Stored data entries:
◆ ◆ ◆ ◆ ◆

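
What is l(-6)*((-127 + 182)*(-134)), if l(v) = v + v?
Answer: 88440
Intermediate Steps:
l(v) = 2*v
l(-6)*((-127 + 182)*(-134)) = (2*(-6))*((-127 + 182)*(-134)) = -660*(-134) = -12*(-7370) = 88440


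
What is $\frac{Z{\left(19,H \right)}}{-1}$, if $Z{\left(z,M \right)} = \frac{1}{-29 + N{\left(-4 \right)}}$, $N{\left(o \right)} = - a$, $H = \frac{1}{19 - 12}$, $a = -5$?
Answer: $\frac{1}{24} \approx 0.041667$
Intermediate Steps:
$H = \frac{1}{7} \approx 0.14286$
$N{\left(o \right)} = 5$ ($N{\left(o \right)} = \left(-1\right) \left(-5\right) = 5$)
$Z{\left(z,M \right)} = - \frac{1}{24}$ ($Z{\left(z,M \right)} = \frac{1}{-29 + 5} = \frac{1}{-24} = - \frac{1}{24}$)
$\frac{Z{\left(19,H \right)}}{-1} = - \frac{1}{24 \left(-1\right)} = \left(- \frac{1}{24}\right) \left(-1\right) = \frac{1}{24}$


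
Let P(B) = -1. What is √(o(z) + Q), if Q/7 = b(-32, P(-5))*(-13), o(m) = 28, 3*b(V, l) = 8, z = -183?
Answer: 2*I*√483/3 ≈ 14.652*I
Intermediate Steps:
b(V, l) = 8/3 (b(V, l) = (⅓)*8 = 8/3)
Q = -728/3 (Q = 7*((8/3)*(-13)) = 7*(-104/3) = -728/3 ≈ -242.67)
√(o(z) + Q) = √(28 - 728/3) = √(-644/3) = 2*I*√483/3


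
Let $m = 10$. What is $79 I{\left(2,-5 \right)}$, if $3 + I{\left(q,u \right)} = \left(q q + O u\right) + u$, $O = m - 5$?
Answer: $-2291$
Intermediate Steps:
$O = 5$ ($O = 10 - 5 = 5$)
$I{\left(q,u \right)} = -3 + q^{2} + 6 u$ ($I{\left(q,u \right)} = -3 + \left(\left(q q + 5 u\right) + u\right) = -3 + \left(\left(q^{2} + 5 u\right) + u\right) = -3 + \left(q^{2} + 6 u\right) = -3 + q^{2} + 6 u$)
$79 I{\left(2,-5 \right)} = 79 \left(-3 + 2^{2} + 6 \left(-5\right)\right) = 79 \left(-3 + 4 - 30\right) = 79 \left(-29\right) = -2291$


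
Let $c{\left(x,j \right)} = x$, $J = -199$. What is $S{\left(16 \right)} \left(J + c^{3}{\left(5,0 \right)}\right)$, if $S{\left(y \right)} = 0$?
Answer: $0$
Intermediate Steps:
$S{\left(16 \right)} \left(J + c^{3}{\left(5,0 \right)}\right) = 0 \left(-199 + 5^{3}\right) = 0 \left(-199 + 125\right) = 0 \left(-74\right) = 0$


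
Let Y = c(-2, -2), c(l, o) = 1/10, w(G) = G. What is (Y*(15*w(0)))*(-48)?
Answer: 0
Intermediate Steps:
c(l, o) = 1/10
Y = 1/10 ≈ 0.10000
(Y*(15*w(0)))*(-48) = ((15*0)/10)*(-48) = ((1/10)*0)*(-48) = 0*(-48) = 0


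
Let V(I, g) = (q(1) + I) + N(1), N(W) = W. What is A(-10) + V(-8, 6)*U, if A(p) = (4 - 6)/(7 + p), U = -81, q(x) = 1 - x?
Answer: 1703/3 ≈ 567.67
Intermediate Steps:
V(I, g) = 1 + I (V(I, g) = ((1 - 1*1) + I) + 1 = ((1 - 1) + I) + 1 = (0 + I) + 1 = I + 1 = 1 + I)
A(p) = -2/(7 + p)
A(-10) + V(-8, 6)*U = -2/(7 - 10) + (1 - 8)*(-81) = -2/(-3) - 7*(-81) = -2*(-1/3) + 567 = 2/3 + 567 = 1703/3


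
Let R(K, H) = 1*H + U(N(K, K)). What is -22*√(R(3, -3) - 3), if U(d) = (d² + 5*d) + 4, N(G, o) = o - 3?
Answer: -22*I*√2 ≈ -31.113*I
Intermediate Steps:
N(G, o) = -3 + o
U(d) = 4 + d² + 5*d
R(K, H) = -11 + H + (-3 + K)² + 5*K (R(K, H) = 1*H + (4 + (-3 + K)² + 5*(-3 + K)) = H + (4 + (-3 + K)² + (-15 + 5*K)) = H + (-11 + (-3 + K)² + 5*K) = -11 + H + (-3 + K)² + 5*K)
-22*√(R(3, -3) - 3) = -22*√((-2 - 3 + 3² - 1*3) - 3) = -22*√((-2 - 3 + 9 - 3) - 3) = -22*√(1 - 3) = -22*I*√2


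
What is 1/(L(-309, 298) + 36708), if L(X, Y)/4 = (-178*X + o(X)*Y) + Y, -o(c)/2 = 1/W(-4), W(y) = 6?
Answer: 3/772532 ≈ 3.8833e-6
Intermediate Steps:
o(c) = -1/3 (o(c) = -2/6 = -2*1/6 = -1/3)
L(X, Y) = -712*X + 8*Y/3 (L(X, Y) = 4*((-178*X - Y/3) + Y) = 4*(-178*X + 2*Y/3) = -712*X + 8*Y/3)
1/(L(-309, 298) + 36708) = 1/((-712*(-309) + (8/3)*298) + 36708) = 1/((220008 + 2384/3) + 36708) = 1/(662408/3 + 36708) = 1/(772532/3) = 3/772532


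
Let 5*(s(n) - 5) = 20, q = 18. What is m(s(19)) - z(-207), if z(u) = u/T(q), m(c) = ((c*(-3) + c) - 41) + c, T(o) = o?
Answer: -77/2 ≈ -38.500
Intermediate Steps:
s(n) = 9 (s(n) = 5 + (⅕)*20 = 5 + 4 = 9)
m(c) = -41 - c (m(c) = ((-3*c + c) - 41) + c = (-2*c - 41) + c = (-41 - 2*c) + c = -41 - c)
z(u) = u/18
m(s(19)) - z(-207) = (-41 - 1*9) - (-207)/18 = (-41 - 9) - 1*(-23/2) = -50 + 23/2 = -77/2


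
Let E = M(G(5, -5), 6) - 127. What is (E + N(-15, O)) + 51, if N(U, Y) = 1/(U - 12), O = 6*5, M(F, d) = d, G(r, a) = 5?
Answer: -1891/27 ≈ -70.037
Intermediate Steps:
O = 30
N(U, Y) = 1/(-12 + U)
E = -121 (E = 6 - 127 = -121)
(E + N(-15, O)) + 51 = (-121 + 1/(-12 - 15)) + 51 = (-121 + 1/(-27)) + 51 = (-121 - 1/27) + 51 = -3268/27 + 51 = -1891/27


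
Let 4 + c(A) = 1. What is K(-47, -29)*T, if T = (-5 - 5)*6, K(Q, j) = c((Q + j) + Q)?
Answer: 180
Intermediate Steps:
c(A) = -3 (c(A) = -4 + 1 = -3)
K(Q, j) = -3
T = -60 (T = -10*6 = -60)
K(-47, -29)*T = -3*(-60) = 180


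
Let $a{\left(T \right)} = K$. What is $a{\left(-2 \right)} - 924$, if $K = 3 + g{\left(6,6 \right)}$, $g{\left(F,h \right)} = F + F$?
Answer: $-909$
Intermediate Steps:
$g{\left(F,h \right)} = 2 F$
$K = 15$ ($K = 3 + 2 \cdot 6 = 3 + 12 = 15$)
$a{\left(T \right)} = 15$
$a{\left(-2 \right)} - 924 = 15 - 924 = -909$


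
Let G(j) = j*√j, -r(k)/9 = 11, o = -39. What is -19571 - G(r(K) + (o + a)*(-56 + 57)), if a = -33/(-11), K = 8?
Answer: -19571 + 405*I*√15 ≈ -19571.0 + 1568.6*I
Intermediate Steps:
r(k) = -99 (r(k) = -9*11 = -99)
a = 3 (a = -33*(-1/11) = 3)
G(j) = j^(3/2)
-19571 - G(r(K) + (o + a)*(-56 + 57)) = -19571 - (-99 + (-39 + 3)*(-56 + 57))^(3/2) = -19571 - (-99 - 36*1)^(3/2) = -19571 - (-99 - 36)^(3/2) = -19571 - (-135)^(3/2) = -19571 - (-405)*I*√15 = -19571 + 405*I*√15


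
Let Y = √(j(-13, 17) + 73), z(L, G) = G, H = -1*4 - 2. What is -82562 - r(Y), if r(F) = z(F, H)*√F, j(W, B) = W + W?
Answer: -82562 + 6*47^(¼) ≈ -82546.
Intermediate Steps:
H = -6 (H = -4 - 2 = -6)
j(W, B) = 2*W
Y = √47 (Y = √(2*(-13) + 73) = √(-26 + 73) = √47 ≈ 6.8557)
r(F) = -6*√F
-82562 - r(Y) = -82562 - (-6)*√(√47) = -82562 - (-6)*47^(¼) = -82562 + 6*47^(¼)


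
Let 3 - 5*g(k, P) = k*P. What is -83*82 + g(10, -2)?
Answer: -34007/5 ≈ -6801.4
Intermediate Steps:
g(k, P) = 3/5 - P*k/5 (g(k, P) = 3/5 - k*P/5 = 3/5 - P*k/5)
-83*82 + g(10, -2) = -83*82 + (3/5 - 1/5*(-2)*10) = -6806 + (3/5 + 4) = -6806 + 23/5 = -34007/5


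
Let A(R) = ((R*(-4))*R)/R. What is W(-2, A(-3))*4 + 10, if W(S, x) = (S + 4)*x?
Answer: 106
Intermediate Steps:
A(R) = -4*R (A(R) = ((-4*R)*R)/R = (-4*R**2)/R = -4*R)
W(S, x) = x*(4 + S) (W(S, x) = (4 + S)*x = x*(4 + S))
W(-2, A(-3))*4 + 10 = ((-4*(-3))*(4 - 2))*4 + 10 = (12*2)*4 + 10 = 24*4 + 10 = 96 + 10 = 106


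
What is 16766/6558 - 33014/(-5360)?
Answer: 76592893/8787720 ≈ 8.7159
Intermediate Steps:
16766/6558 - 33014/(-5360) = 16766*(1/6558) - 33014*(-1/5360) = 8383/3279 + 16507/2680 = 76592893/8787720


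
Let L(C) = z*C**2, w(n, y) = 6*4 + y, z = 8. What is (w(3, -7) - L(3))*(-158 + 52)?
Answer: 5830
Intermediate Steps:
w(n, y) = 24 + y
L(C) = 8*C**2
(w(3, -7) - L(3))*(-158 + 52) = ((24 - 7) - 8*3**2)*(-158 + 52) = (17 - 8*9)*(-106) = (17 - 1*72)*(-106) = (17 - 72)*(-106) = -55*(-106) = 5830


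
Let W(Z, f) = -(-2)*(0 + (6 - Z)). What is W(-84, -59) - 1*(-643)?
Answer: 823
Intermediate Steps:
W(Z, f) = 12 - 2*Z (W(Z, f) = -(-2)*(6 - Z) = -(-12 + 2*Z) = 12 - 2*Z)
W(-84, -59) - 1*(-643) = (12 - 2*(-84)) - 1*(-643) = (12 + 168) + 643 = 180 + 643 = 823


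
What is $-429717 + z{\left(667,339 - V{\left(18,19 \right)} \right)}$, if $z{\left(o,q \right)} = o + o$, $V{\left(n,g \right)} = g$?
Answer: $-428383$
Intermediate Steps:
$z{\left(o,q \right)} = 2 o$
$-429717 + z{\left(667,339 - V{\left(18,19 \right)} \right)} = -429717 + 2 \cdot 667 = -429717 + 1334 = -428383$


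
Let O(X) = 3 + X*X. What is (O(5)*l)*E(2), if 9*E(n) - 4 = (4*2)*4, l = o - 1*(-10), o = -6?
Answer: 448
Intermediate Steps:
O(X) = 3 + X²
l = 4 (l = -6 - 1*(-10) = -6 + 10 = 4)
E(n) = 4 (E(n) = 4/9 + ((4*2)*4)/9 = 4/9 + (8*4)/9 = 4/9 + (⅑)*32 = 4/9 + 32/9 = 4)
(O(5)*l)*E(2) = ((3 + 5²)*4)*4 = ((3 + 25)*4)*4 = (28*4)*4 = 112*4 = 448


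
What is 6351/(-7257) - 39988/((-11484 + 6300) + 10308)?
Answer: -26894620/3098739 ≈ -8.6792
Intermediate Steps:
6351/(-7257) - 39988/((-11484 + 6300) + 10308) = 6351*(-1/7257) - 39988/(-5184 + 10308) = -2117/2419 - 39988/5124 = -2117/2419 - 39988*1/5124 = -2117/2419 - 9997/1281 = -26894620/3098739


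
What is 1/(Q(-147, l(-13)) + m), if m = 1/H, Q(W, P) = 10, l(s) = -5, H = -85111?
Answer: 85111/851109 ≈ 0.10000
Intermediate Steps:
m = -1/85111 (m = 1/(-85111) = -1/85111 ≈ -1.1749e-5)
1/(Q(-147, l(-13)) + m) = 1/(10 - 1/85111) = 1/(851109/85111) = 85111/851109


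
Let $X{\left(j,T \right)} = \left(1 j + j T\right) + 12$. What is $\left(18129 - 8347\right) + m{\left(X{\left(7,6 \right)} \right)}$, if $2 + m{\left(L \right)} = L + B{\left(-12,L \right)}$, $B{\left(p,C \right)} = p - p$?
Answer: $9841$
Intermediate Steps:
$B{\left(p,C \right)} = 0$
$X{\left(j,T \right)} = 12 + j + T j$ ($X{\left(j,T \right)} = \left(j + T j\right) + 12 = 12 + j + T j$)
$m{\left(L \right)} = -2 + L$ ($m{\left(L \right)} = -2 + \left(L + 0\right) = -2 + L$)
$\left(18129 - 8347\right) + m{\left(X{\left(7,6 \right)} \right)} = \left(18129 - 8347\right) + \left(-2 + \left(12 + 7 + 6 \cdot 7\right)\right) = 9782 + \left(-2 + \left(12 + 7 + 42\right)\right) = 9782 + \left(-2 + 61\right) = 9782 + 59 = 9841$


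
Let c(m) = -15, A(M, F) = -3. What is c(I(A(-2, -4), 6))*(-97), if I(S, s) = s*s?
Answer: 1455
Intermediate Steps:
I(S, s) = s²
c(I(A(-2, -4), 6))*(-97) = -15*(-97) = 1455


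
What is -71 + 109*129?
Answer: 13990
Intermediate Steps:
-71 + 109*129 = -71 + 14061 = 13990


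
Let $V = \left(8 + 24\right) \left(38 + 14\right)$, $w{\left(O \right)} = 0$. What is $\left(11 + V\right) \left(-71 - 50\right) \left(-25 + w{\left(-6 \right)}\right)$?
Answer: $5066875$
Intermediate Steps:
$V = 1664$ ($V = 32 \cdot 52 = 1664$)
$\left(11 + V\right) \left(-71 - 50\right) \left(-25 + w{\left(-6 \right)}\right) = \left(11 + 1664\right) \left(-71 - 50\right) \left(-25 + 0\right) = 1675 \left(-121\right) \left(-25\right) = \left(-202675\right) \left(-25\right) = 5066875$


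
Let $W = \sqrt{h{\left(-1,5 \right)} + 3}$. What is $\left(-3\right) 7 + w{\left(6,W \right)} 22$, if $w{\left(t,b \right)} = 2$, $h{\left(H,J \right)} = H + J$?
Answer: $23$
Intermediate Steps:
$W = \sqrt{7}$ ($W = \sqrt{\left(-1 + 5\right) + 3} = \sqrt{4 + 3} = \sqrt{7} \approx 2.6458$)
$\left(-3\right) 7 + w{\left(6,W \right)} 22 = \left(-3\right) 7 + 2 \cdot 22 = -21 + 44 = 23$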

◆ ◆ ◆ ◆ ◆

**Work task**
Only the lines from the one containing "Answer: $9841$" through the last line of the records are to be set down, exactly as they appear.

**Final answer**
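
Answer: $9841$
Intermediate Steps:
$B{\left(p,C \right)} = 0$
$X{\left(j,T \right)} = 12 + j + T j$ ($X{\left(j,T \right)} = \left(j + T j\right) + 12 = 12 + j + T j$)
$m{\left(L \right)} = -2 + L$ ($m{\left(L \right)} = -2 + \left(L + 0\right) = -2 + L$)
$\left(18129 - 8347\right) + m{\left(X{\left(7,6 \right)} \right)} = \left(18129 - 8347\right) + \left(-2 + \left(12 + 7 + 6 \cdot 7\right)\right) = 9782 + \left(-2 + \left(12 + 7 + 42\right)\right) = 9782 + \left(-2 + 61\right) = 9782 + 59 = 9841$


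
Let c(m) = -15, A(M, F) = -3. What is c(I(A(-2, -4), 6))*(-97), if I(S, s) = s*s?
Answer: 1455
Intermediate Steps:
I(S, s) = s²
c(I(A(-2, -4), 6))*(-97) = -15*(-97) = 1455


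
What is -71 + 109*129?
Answer: 13990
Intermediate Steps:
-71 + 109*129 = -71 + 14061 = 13990


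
Let $V = \left(8 + 24\right) \left(38 + 14\right)$, $w{\left(O \right)} = 0$. What is $\left(11 + V\right) \left(-71 - 50\right) \left(-25 + w{\left(-6 \right)}\right)$?
Answer: $5066875$
Intermediate Steps:
$V = 1664$ ($V = 32 \cdot 52 = 1664$)
$\left(11 + V\right) \left(-71 - 50\right) \left(-25 + w{\left(-6 \right)}\right) = \left(11 + 1664\right) \left(-71 - 50\right) \left(-25 + 0\right) = 1675 \left(-121\right) \left(-25\right) = \left(-202675\right) \left(-25\right) = 5066875$


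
Let $W = \sqrt{h{\left(-1,5 \right)} + 3}$. What is $\left(-3\right) 7 + w{\left(6,W \right)} 22$, if $w{\left(t,b \right)} = 2$, $h{\left(H,J \right)} = H + J$?
Answer: $23$
Intermediate Steps:
$W = \sqrt{7}$ ($W = \sqrt{\left(-1 + 5\right) + 3} = \sqrt{4 + 3} = \sqrt{7} \approx 2.6458$)
$\left(-3\right) 7 + w{\left(6,W \right)} 22 = \left(-3\right) 7 + 2 \cdot 22 = -21 + 44 = 23$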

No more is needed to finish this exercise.